/---

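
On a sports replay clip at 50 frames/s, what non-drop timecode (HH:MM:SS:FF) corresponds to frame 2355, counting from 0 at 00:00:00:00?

00:00:47:05

2355 ÷ 50 = 47 full seconds, remainder 5 frames.
47 s = 0 h 0 min 47 s.
Timecode: 00:00:47:05.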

\---

**To do:** Would you return all of the material exactly as written?

**Expected answer:**
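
On a sports replay clip at 50 frames/s, what non-drop timecode (HH:MM:SS:FF) corresponds to frame 2355, counting from 0 at 00:00:00:00?

00:00:47:05

2355 ÷ 50 = 47 full seconds, remainder 5 frames.
47 s = 0 h 0 min 47 s.
Timecode: 00:00:47:05.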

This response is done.